• _Exercise brief_: Copy out all of the entries below without any change.

• _The data_:
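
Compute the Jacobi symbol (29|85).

Reciprocity: 29 ≡ 1 and 85 ≡ 1 (mod 4), so (29/85) = +(85/29).
Reduce top mod 29: now compute (27/29).
Reciprocity: 27 ≡ 3 and 29 ≡ 1 (mod 4), so (27/29) = +(29/27).
Reduce top mod 27: now compute (2/27).
Pull out 2: since 27 ≡ 3 (mod 8), (2/27) = -1.
Reached (1/27) = 1. Collecting the sign flips along the way, the symbol is -1.

-1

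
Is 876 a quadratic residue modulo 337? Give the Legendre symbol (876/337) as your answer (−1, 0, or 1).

First reduce: 876 ≡ 202 (mod 337).
Pull out 2: since 337 ≡ 1 (mod 8), (2/337) = +1.
Reciprocity: 101 ≡ 1 and 337 ≡ 1 (mod 4), so (101/337) = +(337/101).
Reduce top mod 101: now compute (34/101).
Pull out 2: since 101 ≡ 5 (mod 8), (2/101) = -1.
Reciprocity: 17 ≡ 1 and 101 ≡ 1 (mod 4), so (17/101) = +(101/17).
Reduce top mod 17: now compute (16/17).
Pull out 2^4: since 17 ≡ 1 (mod 8), (2/17) = +1, so (2/17)^4 = +1.
Reached (1/17) = 1. Collecting the sign flips along the way, the symbol is -1.

-1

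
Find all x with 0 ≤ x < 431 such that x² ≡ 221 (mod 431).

178, 253

Since 431 ≡ 3 (mod 4), a square root of 221 is 221^((431+1)/4) = 221^108 mod 431.
Repeated squaring: 221^2≡138, 221^4≡80, 221^8≡366, 221^16≡346, 221^32≡329, 221^64≡60 (mod 431).
221^108 = 221^(64+32+8+4) ≡ 253 (mod 431).
Check: 253² = 64009 ≡ 221 (mod 431). The two roots are 178 and 253.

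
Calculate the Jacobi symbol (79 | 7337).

Reciprocity: 79 ≡ 3 and 7337 ≡ 1 (mod 4), so (79/7337) = +(7337/79).
Reduce top mod 79: now compute (69/79).
Reciprocity: 69 ≡ 1 and 79 ≡ 3 (mod 4), so (69/79) = +(79/69).
Reduce top mod 69: now compute (10/69).
Pull out 2: since 69 ≡ 5 (mod 8), (2/69) = -1.
Reciprocity: 5 ≡ 1 and 69 ≡ 1 (mod 4), so (5/69) = +(69/5).
Reduce top mod 5: now compute (4/5).
Pull out 2^2: since 5 ≡ 5 (mod 8), (2/5) = -1, so (2/5)^2 = +1.
Reached (1/5) = 1. Collecting the sign flips along the way, the symbol is -1.

-1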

• _Written answer_:
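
Compute the Jacobi symbol (29|85).

Reciprocity: 29 ≡ 1 and 85 ≡ 1 (mod 4), so (29/85) = +(85/29).
Reduce top mod 29: now compute (27/29).
Reciprocity: 27 ≡ 3 and 29 ≡ 1 (mod 4), so (27/29) = +(29/27).
Reduce top mod 27: now compute (2/27).
Pull out 2: since 27 ≡ 3 (mod 8), (2/27) = -1.
Reached (1/27) = 1. Collecting the sign flips along the way, the symbol is -1.

-1

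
Is 876 a quadratic residue modulo 337? Give the Legendre symbol (876/337) as your answer (−1, 0, or 1).

First reduce: 876 ≡ 202 (mod 337).
Pull out 2: since 337 ≡ 1 (mod 8), (2/337) = +1.
Reciprocity: 101 ≡ 1 and 337 ≡ 1 (mod 4), so (101/337) = +(337/101).
Reduce top mod 101: now compute (34/101).
Pull out 2: since 101 ≡ 5 (mod 8), (2/101) = -1.
Reciprocity: 17 ≡ 1 and 101 ≡ 1 (mod 4), so (17/101) = +(101/17).
Reduce top mod 17: now compute (16/17).
Pull out 2^4: since 17 ≡ 1 (mod 8), (2/17) = +1, so (2/17)^4 = +1.
Reached (1/17) = 1. Collecting the sign flips along the way, the symbol is -1.

-1

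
Find all x with 0 ≤ x < 431 such that x² ≡ 221 (mod 431).

178, 253

Since 431 ≡ 3 (mod 4), a square root of 221 is 221^((431+1)/4) = 221^108 mod 431.
Repeated squaring: 221^2≡138, 221^4≡80, 221^8≡366, 221^16≡346, 221^32≡329, 221^64≡60 (mod 431).
221^108 = 221^(64+32+8+4) ≡ 253 (mod 431).
Check: 253² = 64009 ≡ 221 (mod 431). The two roots are 178 and 253.

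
Calculate the Jacobi symbol (79 | 7337).

Reciprocity: 79 ≡ 3 and 7337 ≡ 1 (mod 4), so (79/7337) = +(7337/79).
Reduce top mod 79: now compute (69/79).
Reciprocity: 69 ≡ 1 and 79 ≡ 3 (mod 4), so (69/79) = +(79/69).
Reduce top mod 69: now compute (10/69).
Pull out 2: since 69 ≡ 5 (mod 8), (2/69) = -1.
Reciprocity: 5 ≡ 1 and 69 ≡ 1 (mod 4), so (5/69) = +(69/5).
Reduce top mod 5: now compute (4/5).
Pull out 2^2: since 5 ≡ 5 (mod 8), (2/5) = -1, so (2/5)^2 = +1.
Reached (1/5) = 1. Collecting the sign flips along the way, the symbol is -1.

-1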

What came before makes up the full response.